- WHAT THE EXERCISE ASKS: Repeat exactly, and only, the lines below starting at the line that contains "5. withdraw P0 via NH2" and ending at the line that contains "10. adv P1 via NH1 lp=2 aslen=1 med=5", inclusive of both.

DATA FOR THIS TASK Block Start

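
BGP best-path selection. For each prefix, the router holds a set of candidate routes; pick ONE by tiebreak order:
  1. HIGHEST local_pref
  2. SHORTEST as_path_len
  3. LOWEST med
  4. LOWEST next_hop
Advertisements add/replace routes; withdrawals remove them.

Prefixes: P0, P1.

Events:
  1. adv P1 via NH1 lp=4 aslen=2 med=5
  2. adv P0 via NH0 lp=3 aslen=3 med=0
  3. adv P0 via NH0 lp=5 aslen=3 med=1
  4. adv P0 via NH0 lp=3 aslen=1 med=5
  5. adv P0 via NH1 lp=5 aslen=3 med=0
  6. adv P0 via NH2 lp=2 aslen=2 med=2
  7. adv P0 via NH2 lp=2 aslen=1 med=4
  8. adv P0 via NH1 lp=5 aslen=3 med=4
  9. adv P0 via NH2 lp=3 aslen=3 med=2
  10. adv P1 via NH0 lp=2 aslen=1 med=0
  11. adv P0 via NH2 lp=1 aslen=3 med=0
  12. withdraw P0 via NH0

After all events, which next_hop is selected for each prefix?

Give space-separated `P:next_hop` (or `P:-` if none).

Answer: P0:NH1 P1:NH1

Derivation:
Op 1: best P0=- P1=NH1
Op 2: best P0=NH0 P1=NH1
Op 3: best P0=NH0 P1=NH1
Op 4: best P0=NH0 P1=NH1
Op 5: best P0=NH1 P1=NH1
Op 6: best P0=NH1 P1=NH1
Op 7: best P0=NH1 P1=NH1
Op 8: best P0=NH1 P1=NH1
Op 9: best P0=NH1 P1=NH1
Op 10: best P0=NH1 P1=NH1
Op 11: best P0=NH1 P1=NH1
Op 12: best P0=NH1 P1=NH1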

DATA FOR THIS TASK Block End
DATA FOR THIS TASK Block Start

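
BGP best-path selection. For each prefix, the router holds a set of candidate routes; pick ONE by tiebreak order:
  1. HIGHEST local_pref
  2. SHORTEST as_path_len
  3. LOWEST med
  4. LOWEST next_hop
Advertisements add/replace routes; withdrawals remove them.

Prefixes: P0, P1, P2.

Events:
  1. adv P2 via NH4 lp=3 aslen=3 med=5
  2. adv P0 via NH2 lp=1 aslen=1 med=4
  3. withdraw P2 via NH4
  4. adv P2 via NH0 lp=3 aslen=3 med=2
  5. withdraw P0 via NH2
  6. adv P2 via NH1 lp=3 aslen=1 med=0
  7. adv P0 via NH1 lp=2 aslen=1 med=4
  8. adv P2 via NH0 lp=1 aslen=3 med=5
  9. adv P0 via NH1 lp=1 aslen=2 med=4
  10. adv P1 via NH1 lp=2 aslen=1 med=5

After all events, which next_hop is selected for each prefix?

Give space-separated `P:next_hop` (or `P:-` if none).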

DATA FOR THIS TASK Block End

- RESPONSE AREA:
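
  5. withdraw P0 via NH2
  6. adv P2 via NH1 lp=3 aslen=1 med=0
  7. adv P0 via NH1 lp=2 aslen=1 med=4
  8. adv P2 via NH0 lp=1 aslen=3 med=5
  9. adv P0 via NH1 lp=1 aslen=2 med=4
  10. adv P1 via NH1 lp=2 aslen=1 med=5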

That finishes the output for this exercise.